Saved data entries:
..........
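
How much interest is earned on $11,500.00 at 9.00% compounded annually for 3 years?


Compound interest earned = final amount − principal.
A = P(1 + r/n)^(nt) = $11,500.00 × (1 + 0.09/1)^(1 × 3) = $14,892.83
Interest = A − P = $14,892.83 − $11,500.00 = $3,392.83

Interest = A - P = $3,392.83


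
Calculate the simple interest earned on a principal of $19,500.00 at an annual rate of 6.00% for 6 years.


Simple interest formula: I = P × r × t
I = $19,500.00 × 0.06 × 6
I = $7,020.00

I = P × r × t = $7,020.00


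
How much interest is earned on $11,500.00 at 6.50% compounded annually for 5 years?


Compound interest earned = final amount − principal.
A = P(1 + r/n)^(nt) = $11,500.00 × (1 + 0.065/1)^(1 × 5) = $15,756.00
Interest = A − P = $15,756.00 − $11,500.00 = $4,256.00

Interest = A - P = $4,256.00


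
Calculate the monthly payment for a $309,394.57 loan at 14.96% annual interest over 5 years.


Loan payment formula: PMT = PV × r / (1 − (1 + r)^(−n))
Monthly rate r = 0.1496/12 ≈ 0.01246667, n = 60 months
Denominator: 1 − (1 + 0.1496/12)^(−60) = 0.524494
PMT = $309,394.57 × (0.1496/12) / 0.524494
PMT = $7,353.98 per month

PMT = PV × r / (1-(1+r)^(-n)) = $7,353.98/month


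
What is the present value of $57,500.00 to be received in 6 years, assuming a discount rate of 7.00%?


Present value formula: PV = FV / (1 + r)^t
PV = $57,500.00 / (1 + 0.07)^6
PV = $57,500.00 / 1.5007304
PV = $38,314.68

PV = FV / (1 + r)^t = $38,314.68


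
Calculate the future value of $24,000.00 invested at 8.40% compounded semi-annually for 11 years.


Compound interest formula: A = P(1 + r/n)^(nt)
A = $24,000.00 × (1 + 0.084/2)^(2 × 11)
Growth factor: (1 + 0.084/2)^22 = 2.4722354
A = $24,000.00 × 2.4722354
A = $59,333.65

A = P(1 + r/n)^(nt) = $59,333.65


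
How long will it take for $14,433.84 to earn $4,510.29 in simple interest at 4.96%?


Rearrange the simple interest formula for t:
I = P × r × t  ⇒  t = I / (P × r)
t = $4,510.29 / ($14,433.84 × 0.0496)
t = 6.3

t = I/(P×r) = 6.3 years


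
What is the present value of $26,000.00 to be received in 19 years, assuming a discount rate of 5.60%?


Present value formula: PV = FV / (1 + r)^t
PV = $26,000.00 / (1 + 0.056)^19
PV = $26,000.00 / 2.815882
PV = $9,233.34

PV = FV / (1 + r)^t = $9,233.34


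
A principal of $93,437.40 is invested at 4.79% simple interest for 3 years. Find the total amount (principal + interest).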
..........
## [Assignment]
Output every record above, exactly as written.

## [Answer box]
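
How much interest is earned on $11,500.00 at 9.00% compounded annually for 3 years?


Compound interest earned = final amount − principal.
A = P(1 + r/n)^(nt) = $11,500.00 × (1 + 0.09/1)^(1 × 3) = $14,892.83
Interest = A − P = $14,892.83 − $11,500.00 = $3,392.83

Interest = A - P = $3,392.83


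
Calculate the simple interest earned on a principal of $19,500.00 at an annual rate of 6.00% for 6 years.


Simple interest formula: I = P × r × t
I = $19,500.00 × 0.06 × 6
I = $7,020.00

I = P × r × t = $7,020.00


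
How much interest is earned on $11,500.00 at 6.50% compounded annually for 5 years?


Compound interest earned = final amount − principal.
A = P(1 + r/n)^(nt) = $11,500.00 × (1 + 0.065/1)^(1 × 5) = $15,756.00
Interest = A − P = $15,756.00 − $11,500.00 = $4,256.00

Interest = A - P = $4,256.00


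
Calculate the monthly payment for a $309,394.57 loan at 14.96% annual interest over 5 years.


Loan payment formula: PMT = PV × r / (1 − (1 + r)^(−n))
Monthly rate r = 0.1496/12 ≈ 0.01246667, n = 60 months
Denominator: 1 − (1 + 0.1496/12)^(−60) = 0.524494
PMT = $309,394.57 × (0.1496/12) / 0.524494
PMT = $7,353.98 per month

PMT = PV × r / (1-(1+r)^(-n)) = $7,353.98/month


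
What is the present value of $57,500.00 to be received in 6 years, assuming a discount rate of 7.00%?


Present value formula: PV = FV / (1 + r)^t
PV = $57,500.00 / (1 + 0.07)^6
PV = $57,500.00 / 1.5007304
PV = $38,314.68

PV = FV / (1 + r)^t = $38,314.68


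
Calculate the future value of $24,000.00 invested at 8.40% compounded semi-annually for 11 years.


Compound interest formula: A = P(1 + r/n)^(nt)
A = $24,000.00 × (1 + 0.084/2)^(2 × 11)
Growth factor: (1 + 0.084/2)^22 = 2.4722354
A = $24,000.00 × 2.4722354
A = $59,333.65

A = P(1 + r/n)^(nt) = $59,333.65


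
How long will it take for $14,433.84 to earn $4,510.29 in simple interest at 4.96%?


Rearrange the simple interest formula for t:
I = P × r × t  ⇒  t = I / (P × r)
t = $4,510.29 / ($14,433.84 × 0.0496)
t = 6.3

t = I/(P×r) = 6.3 years


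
What is the present value of $26,000.00 to be received in 19 years, assuming a discount rate of 5.60%?


Present value formula: PV = FV / (1 + r)^t
PV = $26,000.00 / (1 + 0.056)^19
PV = $26,000.00 / 2.815882
PV = $9,233.34

PV = FV / (1 + r)^t = $9,233.34


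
A principal of $93,437.40 is invested at 4.79% simple interest for 3 years. Find the total amount (principal + interest).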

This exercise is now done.